◆ **Collected data entries**:
○ ○ ○ ○ ○

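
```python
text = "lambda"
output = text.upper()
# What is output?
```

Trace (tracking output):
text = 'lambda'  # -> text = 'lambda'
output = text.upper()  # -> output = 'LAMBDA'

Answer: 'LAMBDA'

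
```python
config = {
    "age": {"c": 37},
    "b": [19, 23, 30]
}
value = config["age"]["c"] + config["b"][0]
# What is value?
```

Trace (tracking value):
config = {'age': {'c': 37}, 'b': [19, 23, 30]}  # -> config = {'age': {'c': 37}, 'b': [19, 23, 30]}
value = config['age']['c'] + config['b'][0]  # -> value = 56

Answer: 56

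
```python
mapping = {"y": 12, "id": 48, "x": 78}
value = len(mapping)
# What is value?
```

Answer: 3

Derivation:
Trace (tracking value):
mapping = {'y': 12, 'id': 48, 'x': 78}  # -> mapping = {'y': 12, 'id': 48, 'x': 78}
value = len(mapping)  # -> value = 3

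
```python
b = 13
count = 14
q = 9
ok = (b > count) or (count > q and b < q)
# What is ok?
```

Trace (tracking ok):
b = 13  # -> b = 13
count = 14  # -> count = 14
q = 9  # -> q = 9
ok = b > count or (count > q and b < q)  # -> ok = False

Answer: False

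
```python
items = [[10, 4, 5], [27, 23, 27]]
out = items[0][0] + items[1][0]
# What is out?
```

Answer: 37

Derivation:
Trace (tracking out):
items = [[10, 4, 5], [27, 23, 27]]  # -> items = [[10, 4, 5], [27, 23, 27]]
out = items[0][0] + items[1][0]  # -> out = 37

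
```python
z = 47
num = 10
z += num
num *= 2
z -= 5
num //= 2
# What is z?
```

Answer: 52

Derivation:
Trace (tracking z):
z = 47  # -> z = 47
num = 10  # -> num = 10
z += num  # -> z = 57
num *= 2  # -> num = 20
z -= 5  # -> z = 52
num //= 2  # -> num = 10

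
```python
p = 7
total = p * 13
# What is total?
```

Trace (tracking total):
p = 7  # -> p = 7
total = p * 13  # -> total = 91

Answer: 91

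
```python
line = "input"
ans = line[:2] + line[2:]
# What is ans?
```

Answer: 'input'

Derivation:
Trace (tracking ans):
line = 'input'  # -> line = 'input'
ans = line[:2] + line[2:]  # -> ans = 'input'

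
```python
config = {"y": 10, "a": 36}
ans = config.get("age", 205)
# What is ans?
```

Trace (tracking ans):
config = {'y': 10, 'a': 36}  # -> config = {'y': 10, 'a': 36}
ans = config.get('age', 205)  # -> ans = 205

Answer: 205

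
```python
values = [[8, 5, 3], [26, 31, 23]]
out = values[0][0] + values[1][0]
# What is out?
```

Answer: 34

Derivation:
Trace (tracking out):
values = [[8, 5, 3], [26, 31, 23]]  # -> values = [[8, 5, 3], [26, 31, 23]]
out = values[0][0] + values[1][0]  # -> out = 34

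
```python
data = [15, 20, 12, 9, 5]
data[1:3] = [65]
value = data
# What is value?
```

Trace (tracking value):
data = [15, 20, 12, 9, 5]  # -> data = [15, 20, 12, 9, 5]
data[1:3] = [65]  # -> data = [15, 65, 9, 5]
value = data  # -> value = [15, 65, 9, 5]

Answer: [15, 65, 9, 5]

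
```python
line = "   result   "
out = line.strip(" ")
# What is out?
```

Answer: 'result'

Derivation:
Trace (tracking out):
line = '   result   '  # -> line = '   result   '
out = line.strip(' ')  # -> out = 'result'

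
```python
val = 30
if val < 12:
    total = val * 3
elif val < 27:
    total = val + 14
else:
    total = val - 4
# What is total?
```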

○ ○ ○ ○ ○

Copy out the records shown above, every one, exactly.

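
```python
text = "lambda"
output = text.upper()
# What is output?
```

Trace (tracking output):
text = 'lambda'  # -> text = 'lambda'
output = text.upper()  # -> output = 'LAMBDA'

Answer: 'LAMBDA'

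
```python
config = {
    "age": {"c": 37},
    "b": [19, 23, 30]
}
value = config["age"]["c"] + config["b"][0]
# What is value?
```

Trace (tracking value):
config = {'age': {'c': 37}, 'b': [19, 23, 30]}  # -> config = {'age': {'c': 37}, 'b': [19, 23, 30]}
value = config['age']['c'] + config['b'][0]  # -> value = 56

Answer: 56

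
```python
mapping = {"y": 12, "id": 48, "x": 78}
value = len(mapping)
# What is value?
```

Answer: 3

Derivation:
Trace (tracking value):
mapping = {'y': 12, 'id': 48, 'x': 78}  # -> mapping = {'y': 12, 'id': 48, 'x': 78}
value = len(mapping)  # -> value = 3

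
```python
b = 13
count = 14
q = 9
ok = (b > count) or (count > q and b < q)
# What is ok?
```

Trace (tracking ok):
b = 13  # -> b = 13
count = 14  # -> count = 14
q = 9  # -> q = 9
ok = b > count or (count > q and b < q)  # -> ok = False

Answer: False

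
```python
items = [[10, 4, 5], [27, 23, 27]]
out = items[0][0] + items[1][0]
# What is out?
```

Answer: 37

Derivation:
Trace (tracking out):
items = [[10, 4, 5], [27, 23, 27]]  # -> items = [[10, 4, 5], [27, 23, 27]]
out = items[0][0] + items[1][0]  # -> out = 37

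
```python
z = 47
num = 10
z += num
num *= 2
z -= 5
num //= 2
# What is z?
```

Answer: 52

Derivation:
Trace (tracking z):
z = 47  # -> z = 47
num = 10  # -> num = 10
z += num  # -> z = 57
num *= 2  # -> num = 20
z -= 5  # -> z = 52
num //= 2  # -> num = 10

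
```python
p = 7
total = p * 13
# What is total?
```

Trace (tracking total):
p = 7  # -> p = 7
total = p * 13  # -> total = 91

Answer: 91

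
```python
line = "input"
ans = line[:2] + line[2:]
# What is ans?
```

Answer: 'input'

Derivation:
Trace (tracking ans):
line = 'input'  # -> line = 'input'
ans = line[:2] + line[2:]  # -> ans = 'input'

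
```python
config = {"y": 10, "a": 36}
ans = config.get("age", 205)
# What is ans?
```

Trace (tracking ans):
config = {'y': 10, 'a': 36}  # -> config = {'y': 10, 'a': 36}
ans = config.get('age', 205)  # -> ans = 205

Answer: 205

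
```python
values = [[8, 5, 3], [26, 31, 23]]
out = values[0][0] + values[1][0]
# What is out?
```

Answer: 34

Derivation:
Trace (tracking out):
values = [[8, 5, 3], [26, 31, 23]]  # -> values = [[8, 5, 3], [26, 31, 23]]
out = values[0][0] + values[1][0]  # -> out = 34

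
```python
data = [15, 20, 12, 9, 5]
data[1:3] = [65]
value = data
# What is value?
```

Trace (tracking value):
data = [15, 20, 12, 9, 5]  # -> data = [15, 20, 12, 9, 5]
data[1:3] = [65]  # -> data = [15, 65, 9, 5]
value = data  # -> value = [15, 65, 9, 5]

Answer: [15, 65, 9, 5]

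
```python
line = "   result   "
out = line.strip(" ")
# What is out?
```

Answer: 'result'

Derivation:
Trace (tracking out):
line = '   result   '  # -> line = '   result   '
out = line.strip(' ')  # -> out = 'result'

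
```python
val = 30
if val < 12:
    total = val * 3
elif val < 27:
    total = val + 14
else:
    total = val - 4
# What is total?
```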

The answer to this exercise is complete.